**Task to complete**
Restate each entry below word for word, without skipping any.

**Task material**
____

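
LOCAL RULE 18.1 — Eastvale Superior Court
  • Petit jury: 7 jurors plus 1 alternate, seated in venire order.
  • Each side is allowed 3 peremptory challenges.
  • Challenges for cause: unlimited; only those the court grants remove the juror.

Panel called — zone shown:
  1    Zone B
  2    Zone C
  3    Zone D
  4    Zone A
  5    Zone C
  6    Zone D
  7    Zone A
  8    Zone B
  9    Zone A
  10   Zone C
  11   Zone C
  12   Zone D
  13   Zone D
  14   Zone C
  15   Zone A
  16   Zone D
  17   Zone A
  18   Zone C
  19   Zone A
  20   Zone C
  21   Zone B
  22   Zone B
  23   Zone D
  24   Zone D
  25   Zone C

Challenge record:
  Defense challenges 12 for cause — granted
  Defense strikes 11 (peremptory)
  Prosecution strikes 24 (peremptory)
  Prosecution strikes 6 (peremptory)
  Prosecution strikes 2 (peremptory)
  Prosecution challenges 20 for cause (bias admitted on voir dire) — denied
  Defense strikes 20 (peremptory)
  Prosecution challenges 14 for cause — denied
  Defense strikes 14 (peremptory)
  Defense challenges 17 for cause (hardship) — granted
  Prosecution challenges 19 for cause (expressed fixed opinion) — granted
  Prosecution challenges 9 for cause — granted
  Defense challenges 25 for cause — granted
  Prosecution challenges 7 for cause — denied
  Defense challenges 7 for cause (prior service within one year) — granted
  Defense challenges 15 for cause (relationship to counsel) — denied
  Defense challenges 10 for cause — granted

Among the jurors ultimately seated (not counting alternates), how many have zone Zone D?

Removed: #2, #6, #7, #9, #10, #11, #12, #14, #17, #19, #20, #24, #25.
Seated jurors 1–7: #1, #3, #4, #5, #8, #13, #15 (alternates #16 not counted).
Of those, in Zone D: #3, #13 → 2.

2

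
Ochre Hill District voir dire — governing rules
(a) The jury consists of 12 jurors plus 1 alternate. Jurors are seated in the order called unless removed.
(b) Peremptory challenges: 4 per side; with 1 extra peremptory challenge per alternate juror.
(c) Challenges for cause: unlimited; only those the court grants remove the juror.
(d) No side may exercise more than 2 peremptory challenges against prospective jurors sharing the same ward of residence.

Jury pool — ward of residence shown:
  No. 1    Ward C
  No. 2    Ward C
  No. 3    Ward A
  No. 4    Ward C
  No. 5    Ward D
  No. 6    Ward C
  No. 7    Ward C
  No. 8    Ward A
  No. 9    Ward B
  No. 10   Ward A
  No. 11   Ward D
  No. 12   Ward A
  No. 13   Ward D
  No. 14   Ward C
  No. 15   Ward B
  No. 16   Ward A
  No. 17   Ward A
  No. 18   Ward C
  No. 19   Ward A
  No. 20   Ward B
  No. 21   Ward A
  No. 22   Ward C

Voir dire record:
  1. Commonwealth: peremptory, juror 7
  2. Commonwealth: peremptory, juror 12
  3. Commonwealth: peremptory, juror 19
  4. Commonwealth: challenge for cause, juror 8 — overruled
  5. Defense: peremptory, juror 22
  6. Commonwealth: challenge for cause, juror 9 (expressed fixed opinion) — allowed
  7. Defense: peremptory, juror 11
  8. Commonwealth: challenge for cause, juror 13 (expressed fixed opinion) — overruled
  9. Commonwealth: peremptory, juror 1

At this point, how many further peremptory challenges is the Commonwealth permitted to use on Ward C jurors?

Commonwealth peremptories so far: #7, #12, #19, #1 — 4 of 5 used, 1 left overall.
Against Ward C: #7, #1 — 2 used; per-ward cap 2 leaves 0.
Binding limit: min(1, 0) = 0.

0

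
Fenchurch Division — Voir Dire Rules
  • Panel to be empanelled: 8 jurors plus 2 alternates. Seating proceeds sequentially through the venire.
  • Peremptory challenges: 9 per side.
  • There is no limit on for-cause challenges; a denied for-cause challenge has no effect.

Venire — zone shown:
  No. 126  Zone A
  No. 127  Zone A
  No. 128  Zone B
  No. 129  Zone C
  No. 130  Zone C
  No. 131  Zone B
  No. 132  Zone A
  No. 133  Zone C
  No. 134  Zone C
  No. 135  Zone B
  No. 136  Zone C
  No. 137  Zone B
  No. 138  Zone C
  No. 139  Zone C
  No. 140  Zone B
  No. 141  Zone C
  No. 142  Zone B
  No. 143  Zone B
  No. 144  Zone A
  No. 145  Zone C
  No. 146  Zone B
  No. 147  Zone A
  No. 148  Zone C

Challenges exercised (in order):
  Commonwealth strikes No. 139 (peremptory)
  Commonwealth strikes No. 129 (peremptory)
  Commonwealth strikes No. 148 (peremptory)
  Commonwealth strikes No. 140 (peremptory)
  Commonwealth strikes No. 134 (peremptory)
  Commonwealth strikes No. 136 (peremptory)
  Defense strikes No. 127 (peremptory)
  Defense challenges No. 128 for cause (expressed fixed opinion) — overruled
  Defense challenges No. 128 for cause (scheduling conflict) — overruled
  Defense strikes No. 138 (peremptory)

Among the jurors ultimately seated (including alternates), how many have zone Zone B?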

____

**Response area**
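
LOCAL RULE 18.1 — Eastvale Superior Court
  • Petit jury: 7 jurors plus 1 alternate, seated in venire order.
  • Each side is allowed 3 peremptory challenges.
  • Challenges for cause: unlimited; only those the court grants remove the juror.

Panel called — zone shown:
  1    Zone B
  2    Zone C
  3    Zone D
  4    Zone A
  5    Zone C
  6    Zone D
  7    Zone A
  8    Zone B
  9    Zone A
  10   Zone C
  11   Zone C
  12   Zone D
  13   Zone D
  14   Zone C
  15   Zone A
  16   Zone D
  17   Zone A
  18   Zone C
  19   Zone A
  20   Zone C
  21   Zone B
  22   Zone B
  23   Zone D
  24   Zone D
  25   Zone C

Challenge record:
  Defense challenges 12 for cause — granted
  Defense strikes 11 (peremptory)
  Prosecution strikes 24 (peremptory)
  Prosecution strikes 6 (peremptory)
  Prosecution strikes 2 (peremptory)
  Prosecution challenges 20 for cause (bias admitted on voir dire) — denied
  Defense strikes 20 (peremptory)
  Prosecution challenges 14 for cause — denied
  Defense strikes 14 (peremptory)
  Defense challenges 17 for cause (hardship) — granted
  Prosecution challenges 19 for cause (expressed fixed opinion) — granted
  Prosecution challenges 9 for cause — granted
  Defense challenges 25 for cause — granted
  Prosecution challenges 7 for cause — denied
  Defense challenges 7 for cause (prior service within one year) — granted
  Defense challenges 15 for cause (relationship to counsel) — denied
  Defense challenges 10 for cause — granted

Among the jurors ultimately seated (not counting alternates), how many have zone Zone D?

Removed: #2, #6, #7, #9, #10, #11, #12, #14, #17, #19, #20, #24, #25.
Seated jurors 1–7: #1, #3, #4, #5, #8, #13, #15 (alternates #16 not counted).
Of those, in Zone D: #3, #13 → 2.

2

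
Ochre Hill District voir dire — governing rules
(a) The jury consists of 12 jurors plus 1 alternate. Jurors are seated in the order called unless removed.
(b) Peremptory challenges: 4 per side; with 1 extra peremptory challenge per alternate juror.
(c) Challenges for cause: unlimited; only those the court grants remove the juror.
(d) No side may exercise more than 2 peremptory challenges against prospective jurors sharing the same ward of residence.

Jury pool — ward of residence shown:
  No. 1    Ward C
  No. 2    Ward C
  No. 3    Ward A
  No. 4    Ward C
  No. 5    Ward D
  No. 6    Ward C
  No. 7    Ward C
  No. 8    Ward A
  No. 9    Ward B
  No. 10   Ward A
  No. 11   Ward D
  No. 12   Ward A
  No. 13   Ward D
  No. 14   Ward C
  No. 15   Ward B
  No. 16   Ward A
  No. 17   Ward A
  No. 18   Ward C
  No. 19   Ward A
  No. 20   Ward B
  No. 21   Ward A
  No. 22   Ward C

Voir dire record:
  1. Commonwealth: peremptory, juror 7
  2. Commonwealth: peremptory, juror 12
  3. Commonwealth: peremptory, juror 19
  4. Commonwealth: challenge for cause, juror 8 — overruled
  5. Defense: peremptory, juror 22
  6. Commonwealth: challenge for cause, juror 9 (expressed fixed opinion) — allowed
  7. Defense: peremptory, juror 11
  8. Commonwealth: challenge for cause, juror 13 (expressed fixed opinion) — overruled
  9. Commonwealth: peremptory, juror 1

At this point, how many further peremptory challenges is the Commonwealth permitted to use on Ward C jurors?

Commonwealth peremptories so far: #7, #12, #19, #1 — 4 of 5 used, 1 left overall.
Against Ward C: #7, #1 — 2 used; per-ward cap 2 leaves 0.
Binding limit: min(1, 0) = 0.

0

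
Fenchurch Division — Voir Dire Rules
  • Panel to be empanelled: 8 jurors plus 2 alternates. Seating proceeds sequentially through the venire.
  • Peremptory challenges: 9 per side.
  • There is no limit on for-cause challenges; a denied for-cause challenge has no effect.

Venire — zone shown:
  No. 126  Zone A
  No. 127  Zone A
  No. 128  Zone B
  No. 129  Zone C
  No. 130  Zone C
  No. 131  Zone B
  No. 132  Zone A
  No. 133  Zone C
  No. 134  Zone C
  No. 135  Zone B
  No. 136  Zone C
  No. 137  Zone B
  No. 138  Zone C
  No. 139  Zone C
  No. 140  Zone B
  No. 141  Zone C
  No. 142  Zone B
  No. 143  Zone B
  No. 144  Zone A
  No. 145  Zone C
  No. 146  Zone B
  No. 147  Zone A
  No. 148  Zone C

Challenges exercised (in order):
  Commonwealth strikes No. 139 (peremptory)
  Commonwealth strikes No. 129 (peremptory)
  Commonwealth strikes No. 148 (peremptory)
  Commonwealth strikes No. 140 (peremptory)
  Commonwealth strikes No. 134 (peremptory)
  Commonwealth strikes No. 136 (peremptory)
  Defense strikes No. 127 (peremptory)
  Defense challenges No. 128 for cause (expressed fixed opinion) — overruled
  Defense challenges No. 128 for cause (scheduling conflict) — overruled
  Defense strikes No. 138 (peremptory)

Among the jurors ultimately seated (including alternates), how many have zone Zone B?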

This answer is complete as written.